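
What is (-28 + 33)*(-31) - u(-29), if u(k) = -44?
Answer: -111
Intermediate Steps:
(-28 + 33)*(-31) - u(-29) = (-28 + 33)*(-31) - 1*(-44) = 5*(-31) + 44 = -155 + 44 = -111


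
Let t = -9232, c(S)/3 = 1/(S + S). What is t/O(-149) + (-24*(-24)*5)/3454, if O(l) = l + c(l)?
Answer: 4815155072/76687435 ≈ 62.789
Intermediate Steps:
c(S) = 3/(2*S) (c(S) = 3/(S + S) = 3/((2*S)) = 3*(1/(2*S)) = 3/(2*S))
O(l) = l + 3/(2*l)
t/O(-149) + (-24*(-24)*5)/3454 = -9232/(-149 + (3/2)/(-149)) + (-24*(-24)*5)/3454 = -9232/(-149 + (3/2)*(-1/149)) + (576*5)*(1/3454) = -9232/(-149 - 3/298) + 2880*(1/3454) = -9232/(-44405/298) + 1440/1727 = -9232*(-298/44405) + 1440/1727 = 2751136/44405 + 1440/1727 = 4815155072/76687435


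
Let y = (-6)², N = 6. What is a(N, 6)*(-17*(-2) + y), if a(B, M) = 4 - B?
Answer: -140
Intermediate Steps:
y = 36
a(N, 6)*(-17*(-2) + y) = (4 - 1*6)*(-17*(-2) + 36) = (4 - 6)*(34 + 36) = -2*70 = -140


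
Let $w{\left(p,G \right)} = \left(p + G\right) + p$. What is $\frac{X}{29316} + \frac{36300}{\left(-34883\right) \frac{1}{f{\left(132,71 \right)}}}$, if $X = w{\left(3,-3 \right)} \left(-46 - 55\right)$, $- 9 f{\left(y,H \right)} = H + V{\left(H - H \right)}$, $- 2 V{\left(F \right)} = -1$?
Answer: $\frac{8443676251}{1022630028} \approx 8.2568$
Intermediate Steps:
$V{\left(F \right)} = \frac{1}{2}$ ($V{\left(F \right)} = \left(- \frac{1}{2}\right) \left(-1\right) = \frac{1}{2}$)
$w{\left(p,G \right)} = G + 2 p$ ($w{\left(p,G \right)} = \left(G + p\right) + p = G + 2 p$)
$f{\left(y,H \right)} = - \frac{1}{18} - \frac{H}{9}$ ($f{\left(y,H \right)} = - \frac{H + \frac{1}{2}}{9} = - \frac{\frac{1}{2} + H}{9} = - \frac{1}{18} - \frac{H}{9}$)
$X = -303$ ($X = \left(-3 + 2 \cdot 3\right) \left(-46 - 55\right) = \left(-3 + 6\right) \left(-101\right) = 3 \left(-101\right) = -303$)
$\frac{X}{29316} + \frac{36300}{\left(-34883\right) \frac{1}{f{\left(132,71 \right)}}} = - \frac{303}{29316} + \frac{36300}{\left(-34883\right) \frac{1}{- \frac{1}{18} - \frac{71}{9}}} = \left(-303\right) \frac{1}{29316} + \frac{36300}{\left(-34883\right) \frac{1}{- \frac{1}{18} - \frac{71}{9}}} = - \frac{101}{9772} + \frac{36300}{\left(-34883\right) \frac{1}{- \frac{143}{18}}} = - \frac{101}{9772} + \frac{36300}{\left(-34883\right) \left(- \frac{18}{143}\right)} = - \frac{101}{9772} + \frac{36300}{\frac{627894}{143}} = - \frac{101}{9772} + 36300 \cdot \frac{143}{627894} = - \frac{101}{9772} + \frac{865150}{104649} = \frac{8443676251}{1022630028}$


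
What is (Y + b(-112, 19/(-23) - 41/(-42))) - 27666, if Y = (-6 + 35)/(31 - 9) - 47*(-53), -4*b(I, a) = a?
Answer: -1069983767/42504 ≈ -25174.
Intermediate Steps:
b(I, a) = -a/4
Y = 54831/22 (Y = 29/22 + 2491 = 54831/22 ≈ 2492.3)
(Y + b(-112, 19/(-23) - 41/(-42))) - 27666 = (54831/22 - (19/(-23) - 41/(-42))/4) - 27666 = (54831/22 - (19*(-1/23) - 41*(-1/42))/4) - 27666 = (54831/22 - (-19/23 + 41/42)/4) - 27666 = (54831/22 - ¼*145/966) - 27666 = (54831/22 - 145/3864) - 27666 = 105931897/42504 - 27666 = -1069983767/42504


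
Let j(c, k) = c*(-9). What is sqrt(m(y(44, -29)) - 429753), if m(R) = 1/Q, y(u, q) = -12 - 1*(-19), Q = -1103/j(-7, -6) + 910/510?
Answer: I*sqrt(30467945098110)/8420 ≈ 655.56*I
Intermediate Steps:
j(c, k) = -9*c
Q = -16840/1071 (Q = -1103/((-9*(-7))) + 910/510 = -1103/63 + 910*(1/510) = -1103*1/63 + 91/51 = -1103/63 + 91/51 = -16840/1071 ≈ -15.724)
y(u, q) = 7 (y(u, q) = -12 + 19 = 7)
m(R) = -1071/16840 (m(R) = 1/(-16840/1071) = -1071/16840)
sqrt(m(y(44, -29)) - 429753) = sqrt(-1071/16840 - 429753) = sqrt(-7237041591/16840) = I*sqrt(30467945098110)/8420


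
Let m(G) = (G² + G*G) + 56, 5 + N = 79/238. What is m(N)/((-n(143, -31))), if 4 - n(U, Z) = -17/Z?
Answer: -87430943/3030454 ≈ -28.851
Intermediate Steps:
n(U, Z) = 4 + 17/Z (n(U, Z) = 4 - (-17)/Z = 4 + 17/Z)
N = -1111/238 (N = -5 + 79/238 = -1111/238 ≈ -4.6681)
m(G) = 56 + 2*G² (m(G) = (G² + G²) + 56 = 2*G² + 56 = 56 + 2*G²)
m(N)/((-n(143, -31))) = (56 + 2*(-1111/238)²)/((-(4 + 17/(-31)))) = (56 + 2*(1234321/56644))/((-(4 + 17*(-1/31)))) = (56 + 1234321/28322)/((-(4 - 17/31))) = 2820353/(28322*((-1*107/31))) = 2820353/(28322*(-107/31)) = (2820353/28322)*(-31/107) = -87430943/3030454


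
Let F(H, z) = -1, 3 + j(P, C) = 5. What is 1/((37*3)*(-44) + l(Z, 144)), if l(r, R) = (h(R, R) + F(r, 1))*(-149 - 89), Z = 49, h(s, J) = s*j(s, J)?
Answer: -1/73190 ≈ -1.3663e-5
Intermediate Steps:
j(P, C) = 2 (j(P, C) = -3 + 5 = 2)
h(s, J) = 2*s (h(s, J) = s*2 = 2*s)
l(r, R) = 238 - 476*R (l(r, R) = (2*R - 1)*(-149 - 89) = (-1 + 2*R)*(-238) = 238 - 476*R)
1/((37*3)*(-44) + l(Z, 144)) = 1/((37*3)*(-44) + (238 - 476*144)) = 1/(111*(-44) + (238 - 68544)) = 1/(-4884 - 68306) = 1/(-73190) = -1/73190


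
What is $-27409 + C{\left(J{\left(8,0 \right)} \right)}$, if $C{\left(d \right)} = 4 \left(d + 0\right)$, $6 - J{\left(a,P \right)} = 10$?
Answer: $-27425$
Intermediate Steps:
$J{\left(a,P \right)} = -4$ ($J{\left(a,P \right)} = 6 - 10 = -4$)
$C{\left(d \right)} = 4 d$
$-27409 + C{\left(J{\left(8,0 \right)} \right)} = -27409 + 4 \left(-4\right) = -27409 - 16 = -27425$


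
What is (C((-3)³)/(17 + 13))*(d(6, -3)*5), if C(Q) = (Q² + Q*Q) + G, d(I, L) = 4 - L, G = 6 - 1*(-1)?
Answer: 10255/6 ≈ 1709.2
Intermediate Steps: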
========
◆ Prompt ◆
Take the listing above from its first line through the line containing "Answer: 4815155072/76687435 ≈ 62.789", and transcribe that stretch exactly, with no other lines.

◆ Response area ◆
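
What is (-28 + 33)*(-31) - u(-29), if u(k) = -44?
Answer: -111
Intermediate Steps:
(-28 + 33)*(-31) - u(-29) = (-28 + 33)*(-31) - 1*(-44) = 5*(-31) + 44 = -155 + 44 = -111


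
Let t = -9232, c(S)/3 = 1/(S + S). What is t/O(-149) + (-24*(-24)*5)/3454, if O(l) = l + c(l)?
Answer: 4815155072/76687435 ≈ 62.789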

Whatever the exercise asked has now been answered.